• Collected data
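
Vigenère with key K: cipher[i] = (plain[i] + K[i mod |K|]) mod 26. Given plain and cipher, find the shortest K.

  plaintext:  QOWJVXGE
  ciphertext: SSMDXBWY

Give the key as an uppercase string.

  i= 0: S-Q =  2 → C
  i= 1: S-O =  4 → E
  i= 2: M-W = 16 → Q
  i= 3: D-J = 20 → U
  i= 4: X-V =  2 → C
  i= 5: B-X =  4 → E
  i= 6: W-G = 16 → Q
  i= 7: Y-E = 20 → U
  shifts repeat with period 4: CEQU

CEQU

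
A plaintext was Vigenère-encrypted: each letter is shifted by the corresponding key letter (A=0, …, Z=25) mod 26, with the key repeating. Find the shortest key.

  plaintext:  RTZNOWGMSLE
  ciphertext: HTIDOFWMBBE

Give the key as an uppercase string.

  i= 0: H-R = 16 → Q
  i= 1: T-T =  0 → A
  i= 2: I-Z =  9 → J
  i= 3: D-N = 16 → Q
  i= 4: O-O =  0 → A
  i= 5: F-W =  9 → J
  i= 6: W-G = 16 → Q
  i= 7: M-M =  0 → A
  i= 8: B-S =  9 → J
  i= 9: B-L = 16 → Q
  i=10: E-E =  0 → A
  shifts repeat with period 3: QAJ

QAJ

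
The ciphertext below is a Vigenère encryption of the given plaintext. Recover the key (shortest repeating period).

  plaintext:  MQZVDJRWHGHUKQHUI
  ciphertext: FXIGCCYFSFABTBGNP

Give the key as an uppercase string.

  i= 0: F-M = 19 → T
  i= 1: X-Q =  7 → H
  i= 2: I-Z =  9 → J
  i= 3: G-V = 11 → L
  i= 4: C-D = 25 → Z
  i= 5: C-J = 19 → T
  i= 6: Y-R =  7 → H
  i= 7: F-W =  9 → J
  i= 8: S-H = 11 → L
  i= 9: F-G = 25 → Z
  i=10: A-H = 19 → T
  i=11: B-U =  7 → H
  i=12: T-K =  9 → J
  i=13: B-Q = 11 → L
  i=14: G-H = 25 → Z
  i=15: N-U = 19 → T
  i=16: P-I =  7 → H
  shifts repeat with period 5: THJLZ

THJLZ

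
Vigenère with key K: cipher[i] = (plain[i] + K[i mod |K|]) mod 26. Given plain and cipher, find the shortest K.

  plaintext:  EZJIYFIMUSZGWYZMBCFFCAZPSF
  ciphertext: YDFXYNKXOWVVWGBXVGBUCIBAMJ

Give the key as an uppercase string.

  i= 0: Y-E = 20 → U
  i= 1: D-Z =  4 → E
  i= 2: F-J = 22 → W
  i= 3: X-I = 15 → P
  i= 4: Y-Y =  0 → A
  i= 5: N-F =  8 → I
  i= 6: K-I =  2 → C
  i= 7: X-M = 11 → L
  i= 8: O-U = 20 → U
  i= 9: W-S =  4 → E
  i=10: V-Z = 22 → W
  i=11: V-G = 15 → P
  i=12: W-W =  0 → A
  i=13: G-Y =  8 → I
  i=14: B-Z =  2 → C
  i=15: X-M = 11 → L
  i=16: V-B = 20 → U
  i=17: G-C =  4 → E
  i=18: B-F = 22 → W
  i=19: U-F = 15 → P
  i=20: C-C =  0 → A
  i=21: I-A =  8 → I
  i=22: B-Z =  2 → C
  i=23: A-P = 11 → L
  i=24: M-S = 20 → U
  i=25: J-F =  4 → E
  shifts repeat with period 8: UEWPAICL

UEWPAICL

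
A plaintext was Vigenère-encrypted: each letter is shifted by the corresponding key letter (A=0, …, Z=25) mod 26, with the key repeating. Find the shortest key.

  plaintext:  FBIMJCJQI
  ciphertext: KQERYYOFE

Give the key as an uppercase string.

  i= 0: K-F =  5 → F
  i= 1: Q-B = 15 → P
  i= 2: E-I = 22 → W
  i= 3: R-M =  5 → F
  i= 4: Y-J = 15 → P
  i= 5: Y-C = 22 → W
  i= 6: O-J =  5 → F
  i= 7: F-Q = 15 → P
  i= 8: E-I = 22 → W
  shifts repeat with period 3: FPW

FPW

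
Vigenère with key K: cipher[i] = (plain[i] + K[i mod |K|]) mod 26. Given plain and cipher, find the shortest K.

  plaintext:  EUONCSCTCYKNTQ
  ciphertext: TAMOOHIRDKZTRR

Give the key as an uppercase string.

  i= 0: T-E = 15 → P
  i= 1: A-U =  6 → G
  i= 2: M-O = 24 → Y
  i= 3: O-N =  1 → B
  i= 4: O-C = 12 → M
  i= 5: H-S = 15 → P
  i= 6: I-C =  6 → G
  i= 7: R-T = 24 → Y
  i= 8: D-C =  1 → B
  i= 9: K-Y = 12 → M
  i=10: Z-K = 15 → P
  i=11: T-N =  6 → G
  i=12: R-T = 24 → Y
  i=13: R-Q =  1 → B
  shifts repeat with period 5: PGYBM

PGYBM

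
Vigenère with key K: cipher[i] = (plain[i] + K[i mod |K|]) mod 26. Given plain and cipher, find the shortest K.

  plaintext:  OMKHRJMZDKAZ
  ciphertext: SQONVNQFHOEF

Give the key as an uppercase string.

  i= 0: S-O =  4 → E
  i= 1: Q-M =  4 → E
  i= 2: O-K =  4 → E
  i= 3: N-H =  6 → G
  i= 4: V-R =  4 → E
  i= 5: N-J =  4 → E
  i= 6: Q-M =  4 → E
  i= 7: F-Z =  6 → G
  i= 8: H-D =  4 → E
  i= 9: O-K =  4 → E
  i=10: E-A =  4 → E
  i=11: F-Z =  6 → G
  shifts repeat with period 4: EEEG

EEEG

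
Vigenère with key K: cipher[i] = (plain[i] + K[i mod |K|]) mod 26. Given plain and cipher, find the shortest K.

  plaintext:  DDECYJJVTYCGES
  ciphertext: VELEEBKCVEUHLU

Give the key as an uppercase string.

  i= 0: V-D = 18 → S
  i= 1: E-D =  1 → B
  i= 2: L-E =  7 → H
  i= 3: E-C =  2 → C
  i= 4: E-Y =  6 → G
  i= 5: B-J = 18 → S
  i= 6: K-J =  1 → B
  i= 7: C-V =  7 → H
  i= 8: V-T =  2 → C
  i= 9: E-Y =  6 → G
  i=10: U-C = 18 → S
  i=11: H-G =  1 → B
  i=12: L-E =  7 → H
  i=13: U-S =  2 → C
  shifts repeat with period 5: SBHCG

SBHCG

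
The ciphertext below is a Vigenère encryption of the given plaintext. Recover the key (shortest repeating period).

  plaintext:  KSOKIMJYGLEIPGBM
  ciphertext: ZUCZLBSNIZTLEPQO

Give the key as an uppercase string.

  i= 0: Z-K = 15 → P
  i= 1: U-S =  2 → C
  i= 2: C-O = 14 → O
  i= 3: Z-K = 15 → P
  i= 4: L-I =  3 → D
  i= 5: B-M = 15 → P
  i= 6: S-J =  9 → J
  i= 7: N-Y = 15 → P
  i= 8: I-G =  2 → C
  i= 9: Z-L = 14 → O
  i=10: T-E = 15 → P
  i=11: L-I =  3 → D
  i=12: E-P = 15 → P
  i=13: P-G =  9 → J
  i=14: Q-B = 15 → P
  i=15: O-M =  2 → C
  shifts repeat with period 7: PCOPDPJ

PCOPDPJ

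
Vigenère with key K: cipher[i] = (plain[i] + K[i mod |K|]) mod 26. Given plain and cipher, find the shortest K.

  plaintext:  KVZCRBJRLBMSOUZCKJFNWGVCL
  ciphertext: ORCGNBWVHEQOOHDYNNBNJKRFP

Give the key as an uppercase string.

  i= 0: O-K =  4 → E
  i= 1: R-V = 22 → W
  i= 2: C-Z =  3 → D
  i= 3: G-C =  4 → E
  i= 4: N-R = 22 → W
  i= 5: B-B =  0 → A
  i= 6: W-J = 13 → N
  i= 7: V-R =  4 → E
  i= 8: H-L = 22 → W
  i= 9: E-B =  3 → D
  i=10: Q-M =  4 → E
  i=11: O-S = 22 → W
  i=12: O-O =  0 → A
  i=13: H-U = 13 → N
  i=14: D-Z =  4 → E
  i=15: Y-C = 22 → W
  i=16: N-K =  3 → D
  i=17: N-J =  4 → E
  i=18: B-F = 22 → W
  i=19: N-N =  0 → A
  i=20: J-W = 13 → N
  i=21: K-G =  4 → E
  i=22: R-V = 22 → W
  i=23: F-C =  3 → D
  i=24: P-L =  4 → E
  shifts repeat with period 7: EWDEWAN

EWDEWAN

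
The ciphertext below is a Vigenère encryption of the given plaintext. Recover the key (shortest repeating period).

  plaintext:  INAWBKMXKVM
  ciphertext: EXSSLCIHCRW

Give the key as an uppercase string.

  i= 0: E-I = 22 → W
  i= 1: X-N = 10 → K
  i= 2: S-A = 18 → S
  i= 3: S-W = 22 → W
  i= 4: L-B = 10 → K
  i= 5: C-K = 18 → S
  i= 6: I-M = 22 → W
  i= 7: H-X = 10 → K
  i= 8: C-K = 18 → S
  i= 9: R-V = 22 → W
  i=10: W-M = 10 → K
  shifts repeat with period 3: WKS

WKS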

• What you are asked to do
Lines from the start of the entries through the one containing "ciphertext: FXIGCCYFSFABTBGNP" are to be set down again exactly, both ends included.

• Your response
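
Vigenère with key K: cipher[i] = (plain[i] + K[i mod |K|]) mod 26. Given plain and cipher, find the shortest K.

  plaintext:  QOWJVXGE
  ciphertext: SSMDXBWY

Give the key as an uppercase string.

  i= 0: S-Q =  2 → C
  i= 1: S-O =  4 → E
  i= 2: M-W = 16 → Q
  i= 3: D-J = 20 → U
  i= 4: X-V =  2 → C
  i= 5: B-X =  4 → E
  i= 6: W-G = 16 → Q
  i= 7: Y-E = 20 → U
  shifts repeat with period 4: CEQU

CEQU

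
A plaintext was Vigenère-encrypted: each letter is shifted by the corresponding key letter (A=0, …, Z=25) mod 26, with the key repeating. Find the shortest key.

  plaintext:  RTZNOWGMSLE
  ciphertext: HTIDOFWMBBE

Give the key as an uppercase string.

  i= 0: H-R = 16 → Q
  i= 1: T-T =  0 → A
  i= 2: I-Z =  9 → J
  i= 3: D-N = 16 → Q
  i= 4: O-O =  0 → A
  i= 5: F-W =  9 → J
  i= 6: W-G = 16 → Q
  i= 7: M-M =  0 → A
  i= 8: B-S =  9 → J
  i= 9: B-L = 16 → Q
  i=10: E-E =  0 → A
  shifts repeat with period 3: QAJ

QAJ

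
The ciphertext below is a Vigenère encryption of the given plaintext. Recover the key (shortest repeating period).

  plaintext:  MQZVDJRWHGHUKQHUI
  ciphertext: FXIGCCYFSFABTBGNP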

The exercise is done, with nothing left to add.